**YOUR INSTRUCTIONS**
An exact restatement of the records below is expected.

**INFORMATION PROVIDED**
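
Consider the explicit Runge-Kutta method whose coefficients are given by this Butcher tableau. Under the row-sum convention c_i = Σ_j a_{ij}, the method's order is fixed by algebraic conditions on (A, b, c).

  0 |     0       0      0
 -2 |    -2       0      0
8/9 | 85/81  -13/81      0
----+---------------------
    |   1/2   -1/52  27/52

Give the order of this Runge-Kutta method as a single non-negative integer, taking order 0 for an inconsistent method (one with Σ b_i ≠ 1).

3

b = (1/2, -1/52, 27/52)
c = (0, -2, 8/9)
Ac = (0, 0, 26/81)
Σ b_i: 1/2·1 + (-1/52)·1 + 27/52·1 = 1 ✓
b·c: (-1/52)·(-2) + 27/52·8/9 = 1/2 ✓
b·c²: (-1/52)·4 + 27/52·64/81 = 1/3 ✓
b·Ac: 27/52·26/81 = 1/6 ✓; 3 stages ⇒ order 3.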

**EXERCISE SOLUTION**
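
Consider the explicit Runge-Kutta method whose coefficients are given by this Butcher tableau. Under the row-sum convention c_i = Σ_j a_{ij}, the method's order is fixed by algebraic conditions on (A, b, c).

  0 |     0       0      0
 -2 |    -2       0      0
8/9 | 85/81  -13/81      0
----+---------------------
    |   1/2   -1/52  27/52

Give the order of this Runge-Kutta method as a single non-negative integer, taking order 0 for an inconsistent method (one with Σ b_i ≠ 1).

3

b = (1/2, -1/52, 27/52)
c = (0, -2, 8/9)
Ac = (0, 0, 26/81)
Σ b_i: 1/2·1 + (-1/52)·1 + 27/52·1 = 1 ✓
b·c: (-1/52)·(-2) + 27/52·8/9 = 1/2 ✓
b·c²: (-1/52)·4 + 27/52·64/81 = 1/3 ✓
b·Ac: 27/52·26/81 = 1/6 ✓; 3 stages ⇒ order 3.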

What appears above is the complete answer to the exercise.